Data for review:
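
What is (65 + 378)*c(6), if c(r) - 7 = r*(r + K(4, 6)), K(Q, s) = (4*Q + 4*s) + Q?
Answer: 136001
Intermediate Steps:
K(Q, s) = 4*s + 5*Q
c(r) = 7 + r*(44 + r) (c(r) = 7 + r*(r + (4*6 + 5*4)) = 7 + r*(r + (24 + 20)) = 7 + r*(r + 44) = 7 + r*(44 + r))
(65 + 378)*c(6) = (65 + 378)*(7 + 6² + 44*6) = 443*(7 + 36 + 264) = 443*307 = 136001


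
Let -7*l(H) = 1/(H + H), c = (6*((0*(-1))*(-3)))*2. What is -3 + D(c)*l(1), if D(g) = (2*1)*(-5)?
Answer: -16/7 ≈ -2.2857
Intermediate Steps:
c = 0 (c = (6*(0*(-3)))*2 = (6*0)*2 = 0*2 = 0)
D(g) = -10 (D(g) = 2*(-5) = -10)
l(H) = -1/(14*H) (l(H) = -1/(7*(H + H)) = -1/(2*H)/7 = -1/(14*H))
-3 + D(c)*l(1) = -3 - (-5)/(7*1) = -3 - (-5)/7 = -3 - 10*(-1/14) = -3 + 5/7 = -16/7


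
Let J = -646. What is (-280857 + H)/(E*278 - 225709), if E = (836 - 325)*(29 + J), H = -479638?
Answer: 152099/17575099 ≈ 0.0086542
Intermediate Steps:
E = -315287 (E = (836 - 325)*(29 - 646) = 511*(-617) = -315287)
(-280857 + H)/(E*278 - 225709) = (-280857 - 479638)/(-315287*278 - 225709) = -760495/(-87649786 - 225709) = -760495/(-87875495) = -760495*(-1/87875495) = 152099/17575099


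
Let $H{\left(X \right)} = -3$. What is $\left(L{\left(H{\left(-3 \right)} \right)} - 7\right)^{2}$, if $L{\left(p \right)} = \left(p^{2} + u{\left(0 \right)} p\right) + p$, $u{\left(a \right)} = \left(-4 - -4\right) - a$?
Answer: $1$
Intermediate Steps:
$u{\left(a \right)} = - a$ ($u{\left(a \right)} = \left(-4 + 4\right) - a = 0 - a = - a$)
$L{\left(p \right)} = p + p^{2}$ ($L{\left(p \right)} = \left(p^{2} + \left(-1\right) 0 p\right) + p = \left(p^{2} + 0 p\right) + p = \left(p^{2} + 0\right) + p = p^{2} + p = p + p^{2}$)
$\left(L{\left(H{\left(-3 \right)} \right)} - 7\right)^{2} = \left(- 3 \left(1 - 3\right) - 7\right)^{2} = \left(\left(-3\right) \left(-2\right) - 7\right)^{2} = \left(6 - 7\right)^{2} = \left(-1\right)^{2} = 1$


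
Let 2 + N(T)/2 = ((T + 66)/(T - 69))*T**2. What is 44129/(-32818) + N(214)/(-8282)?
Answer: -89461759205/3941080802 ≈ -22.700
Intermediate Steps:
N(T) = -4 + 2*T**2*(66 + T)/(-69 + T) (N(T) = -4 + 2*(((T + 66)/(T - 69))*T**2) = -4 + 2*(((66 + T)/(-69 + T))*T**2) = -4 + 2*(T**2*(66 + T)/(-69 + T)) = -4 + 2*T**2*(66 + T)/(-69 + T))
44129/(-32818) + N(214)/(-8282) = 44129/(-32818) + (2*(138 + 214**3 - 2*214 + 66*214**2)/(-69 + 214))/(-8282) = 44129*(-1/32818) + (2*(138 + 9800344 - 428 + 66*45796)/145)*(-1/8282) = -44129/32818 + (2*(1/145)*(138 + 9800344 - 428 + 3022536))*(-1/8282) = -44129/32818 + (2*(1/145)*12822590)*(-1/8282) = -44129/32818 + (5129036/29)*(-1/8282) = -44129/32818 - 2564518/120089 = -89461759205/3941080802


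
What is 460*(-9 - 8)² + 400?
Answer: 133340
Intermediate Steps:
460*(-9 - 8)² + 400 = 460*(-17)² + 400 = 460*289 + 400 = 132940 + 400 = 133340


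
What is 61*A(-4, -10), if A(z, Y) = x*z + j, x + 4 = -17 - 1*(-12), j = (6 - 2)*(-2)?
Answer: 1708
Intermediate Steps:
j = -8 (j = 4*(-2) = -8)
x = -9 (x = -4 + (-17 - 1*(-12)) = -4 + (-17 + 12) = -4 - 5 = -9)
A(z, Y) = -8 - 9*z (A(z, Y) = -9*z - 8 = -8 - 9*z)
61*A(-4, -10) = 61*(-8 - 9*(-4)) = 61*(-8 + 36) = 61*28 = 1708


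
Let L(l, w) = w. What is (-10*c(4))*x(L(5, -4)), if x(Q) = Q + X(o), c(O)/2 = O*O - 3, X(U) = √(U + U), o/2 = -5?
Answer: 1040 - 520*I*√5 ≈ 1040.0 - 1162.8*I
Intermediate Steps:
o = -10 (o = 2*(-5) = -10)
X(U) = √2*√U (X(U) = √(2*U) = √2*√U)
c(O) = -6 + 2*O² (c(O) = 2*(O*O - 3) = 2*(O² - 3) = 2*(-3 + O²) = -6 + 2*O²)
x(Q) = Q + 2*I*√5 (x(Q) = Q + √2*√(-10) = Q + √2*(I*√10) = Q + 2*I*√5)
(-10*c(4))*x(L(5, -4)) = (-10*(-6 + 2*4²))*(-4 + 2*I*√5) = (-10*(-6 + 2*16))*(-4 + 2*I*√5) = (-10*(-6 + 32))*(-4 + 2*I*√5) = (-10*26)*(-4 + 2*I*√5) = -260*(-4 + 2*I*√5) = 1040 - 520*I*√5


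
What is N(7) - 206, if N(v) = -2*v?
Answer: -220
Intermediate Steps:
N(7) - 206 = -2*7 - 206 = -14 - 206 = -220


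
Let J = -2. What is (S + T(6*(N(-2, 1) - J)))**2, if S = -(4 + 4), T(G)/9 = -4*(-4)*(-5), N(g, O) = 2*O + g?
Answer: 529984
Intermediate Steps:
N(g, O) = g + 2*O
T(G) = -720 (T(G) = 9*(-4*(-4)*(-5)) = 9*(16*(-5)) = 9*(-80) = -720)
S = -8 (S = -1*8 = -8)
(S + T(6*(N(-2, 1) - J)))**2 = (-8 - 720)**2 = (-728)**2 = 529984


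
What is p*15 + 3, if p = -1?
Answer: -12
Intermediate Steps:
p*15 + 3 = -1*15 + 3 = -15 + 3 = -12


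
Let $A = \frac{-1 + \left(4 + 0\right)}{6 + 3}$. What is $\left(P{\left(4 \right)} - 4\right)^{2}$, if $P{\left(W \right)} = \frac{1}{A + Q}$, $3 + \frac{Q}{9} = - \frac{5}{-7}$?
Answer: $\frac{2961841}{180625} \approx 16.398$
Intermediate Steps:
$Q = - \frac{144}{7}$ ($Q = -27 + 9 \left(- \frac{5}{-7}\right) = -27 + 9 \left(\left(-5\right) \left(- \frac{1}{7}\right)\right) = -27 + 9 \cdot \frac{5}{7} = -27 + \frac{45}{7} = - \frac{144}{7} \approx -20.571$)
$A = \frac{1}{3}$ ($A = \frac{-1 + 4}{9} = 3 \cdot \frac{1}{9} = \frac{1}{3} \approx 0.33333$)
$P{\left(W \right)} = - \frac{21}{425}$ ($P{\left(W \right)} = \frac{1}{\frac{1}{3} - \frac{144}{7}} = \frac{1}{- \frac{425}{21}} = - \frac{21}{425}$)
$\left(P{\left(4 \right)} - 4\right)^{2} = \left(- \frac{21}{425} - 4\right)^{2} = \left(- \frac{1721}{425}\right)^{2} = \frac{2961841}{180625}$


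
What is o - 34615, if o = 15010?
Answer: -19605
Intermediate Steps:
o - 34615 = 15010 - 34615 = -19605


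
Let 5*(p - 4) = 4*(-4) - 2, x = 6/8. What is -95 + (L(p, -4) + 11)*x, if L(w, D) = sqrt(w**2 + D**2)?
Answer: -347/4 + 3*sqrt(101)/10 ≈ -83.735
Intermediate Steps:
x = 3/4 (x = 6*(1/8) = 3/4 ≈ 0.75000)
p = 2/5 (p = 4 + (4*(-4) - 2)/5 = 4 + (-16 - 2)/5 = 4 + (1/5)*(-18) = 4 - 18/5 = 2/5 ≈ 0.40000)
L(w, D) = sqrt(D**2 + w**2)
-95 + (L(p, -4) + 11)*x = -95 + (sqrt((-4)**2 + (2/5)**2) + 11)*(3/4) = -95 + (sqrt(16 + 4/25) + 11)*(3/4) = -95 + (sqrt(404/25) + 11)*(3/4) = -95 + (2*sqrt(101)/5 + 11)*(3/4) = -95 + (11 + 2*sqrt(101)/5)*(3/4) = -95 + (33/4 + 3*sqrt(101)/10) = -347/4 + 3*sqrt(101)/10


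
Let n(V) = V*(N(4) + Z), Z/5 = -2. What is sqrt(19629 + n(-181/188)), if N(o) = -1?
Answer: sqrt(173535421)/94 ≈ 140.14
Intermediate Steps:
Z = -10 (Z = 5*(-2) = -10)
n(V) = -11*V (n(V) = V*(-1 - 10) = V*(-11) = -11*V)
sqrt(19629 + n(-181/188)) = sqrt(19629 - (-1991)/188) = sqrt(19629 - 11*(-181/188)) = sqrt(19629 + 1991/188) = sqrt(3692243/188) = sqrt(173535421)/94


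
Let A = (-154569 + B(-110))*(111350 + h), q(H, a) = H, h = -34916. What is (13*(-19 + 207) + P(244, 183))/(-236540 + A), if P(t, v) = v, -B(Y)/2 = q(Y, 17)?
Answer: -2627/11797748006 ≈ -2.2267e-7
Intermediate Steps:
B(Y) = -2*Y
A = -11797511466 (A = (-154569 - 2*(-110))*(111350 - 34916) = (-154569 + 220)*76434 = -154349*76434 = -11797511466)
(13*(-19 + 207) + P(244, 183))/(-236540 + A) = (13*(-19 + 207) + 183)/(-236540 - 11797511466) = (13*188 + 183)/(-11797748006) = (2444 + 183)*(-1/11797748006) = 2627*(-1/11797748006) = -2627/11797748006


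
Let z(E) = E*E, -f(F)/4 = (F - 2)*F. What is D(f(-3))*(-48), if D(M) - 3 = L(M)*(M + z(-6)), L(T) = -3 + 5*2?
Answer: 7920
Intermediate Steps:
f(F) = -4*F*(-2 + F) (f(F) = -4*(F - 2)*F = -4*(-2 + F)*F = -4*F*(-2 + F))
L(T) = 7 (L(T) = -3 + 10 = 7)
z(E) = E**2
D(M) = 255 + 7*M (D(M) = 3 + 7*(M + (-6)**2) = 3 + 7*(M + 36) = 3 + 7*(36 + M) = 3 + (252 + 7*M) = 255 + 7*M)
D(f(-3))*(-48) = (255 + 7*(4*(-3)*(2 - 1*(-3))))*(-48) = (255 + 7*(4*(-3)*(2 + 3)))*(-48) = (255 + 7*(4*(-3)*5))*(-48) = (255 + 7*(-60))*(-48) = (255 - 420)*(-48) = -165*(-48) = 7920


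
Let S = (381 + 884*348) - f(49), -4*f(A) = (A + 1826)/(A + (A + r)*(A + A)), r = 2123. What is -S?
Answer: -52462006587/170324 ≈ -3.0801e+5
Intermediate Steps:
f(A) = -(1826 + A)/(4*(A + 2*A*(2123 + A))) (f(A) = -(A + 1826)/(4*(A + (A + 2123)*(A + A))) = -(1826 + A)/(4*(A + (2123 + A)*(2*A))) = -(1826 + A)/(4*(A + 2*A*(2123 + A))))
S = 52462006587/170324 (S = (381 + 884*348) - (-1826 - 1*49)/(4*49*(4247 + 2*49)) = (381 + 307632) - (-1826 - 49)/(4*49*(4247 + 98)) = 308013 - (-1875)/(4*49*4345) = 308013 - 1*(-375/170324) = 308013 + 375/170324 = 52462006587/170324 ≈ 3.0801e+5)
-S = -1*52462006587/170324 = -52462006587/170324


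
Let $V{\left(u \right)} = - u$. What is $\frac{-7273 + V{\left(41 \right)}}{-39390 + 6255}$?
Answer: $\frac{2438}{11045} \approx 0.22073$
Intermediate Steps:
$\frac{-7273 + V{\left(41 \right)}}{-39390 + 6255} = \frac{-7273 - 41}{-39390 + 6255} = \frac{-7273 - 41}{-33135} = \left(-7314\right) \left(- \frac{1}{33135}\right) = \frac{2438}{11045}$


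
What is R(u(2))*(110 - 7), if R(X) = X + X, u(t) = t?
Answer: 412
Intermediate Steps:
R(X) = 2*X
R(u(2))*(110 - 7) = (2*2)*(110 - 7) = 4*103 = 412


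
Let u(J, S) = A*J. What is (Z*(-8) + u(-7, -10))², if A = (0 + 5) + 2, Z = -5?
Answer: 81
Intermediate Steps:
A = 7 (A = 5 + 2 = 7)
u(J, S) = 7*J
(Z*(-8) + u(-7, -10))² = (-5*(-8) + 7*(-7))² = (40 - 49)² = (-9)² = 81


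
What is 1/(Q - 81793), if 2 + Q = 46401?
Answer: -1/35394 ≈ -2.8253e-5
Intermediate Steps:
Q = 46399 (Q = -2 + 46401 = 46399)
1/(Q - 81793) = 1/(46399 - 81793) = 1/(-35394) = -1/35394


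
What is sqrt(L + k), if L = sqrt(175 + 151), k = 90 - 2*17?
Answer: sqrt(56 + sqrt(326)) ≈ 8.6055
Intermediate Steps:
k = 56 (k = 90 - 34 = 56)
L = sqrt(326) ≈ 18.055
sqrt(L + k) = sqrt(sqrt(326) + 56) = sqrt(56 + sqrt(326))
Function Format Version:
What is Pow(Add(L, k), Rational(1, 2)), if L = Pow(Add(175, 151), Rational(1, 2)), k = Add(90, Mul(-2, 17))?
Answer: Pow(Add(56, Pow(326, Rational(1, 2))), Rational(1, 2)) ≈ 8.6055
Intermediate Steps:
k = 56 (k = Add(90, -34) = 56)
L = Pow(326, Rational(1, 2)) ≈ 18.055
Pow(Add(L, k), Rational(1, 2)) = Pow(Add(Pow(326, Rational(1, 2)), 56), Rational(1, 2)) = Pow(Add(56, Pow(326, Rational(1, 2))), Rational(1, 2))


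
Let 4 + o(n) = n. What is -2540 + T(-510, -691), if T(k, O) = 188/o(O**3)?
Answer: -838046012688/329939375 ≈ -2540.0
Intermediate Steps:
o(n) = -4 + n
T(k, O) = 188/(-4 + O**3)
-2540 + T(-510, -691) = -2540 + 188/(-4 + (-691)**3) = -2540 + 188/(-4 - 329939371) = -2540 + 188/(-329939375) = -2540 + 188*(-1/329939375) = -2540 - 188/329939375 = -838046012688/329939375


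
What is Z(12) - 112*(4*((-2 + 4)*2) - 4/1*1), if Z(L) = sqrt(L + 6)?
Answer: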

Task directions: Return nothing but the lines from the start of the listing above through the line containing "Answer: -16/7 ≈ -2.2857", exactly as given.

Answer box:
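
What is (65 + 378)*c(6), if c(r) - 7 = r*(r + K(4, 6)), K(Q, s) = (4*Q + 4*s) + Q?
Answer: 136001
Intermediate Steps:
K(Q, s) = 4*s + 5*Q
c(r) = 7 + r*(44 + r) (c(r) = 7 + r*(r + (4*6 + 5*4)) = 7 + r*(r + (24 + 20)) = 7 + r*(r + 44) = 7 + r*(44 + r))
(65 + 378)*c(6) = (65 + 378)*(7 + 6² + 44*6) = 443*(7 + 36 + 264) = 443*307 = 136001


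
Let -7*l(H) = 1/(H + H), c = (6*((0*(-1))*(-3)))*2. What is -3 + D(c)*l(1), if D(g) = (2*1)*(-5)?
Answer: -16/7 ≈ -2.2857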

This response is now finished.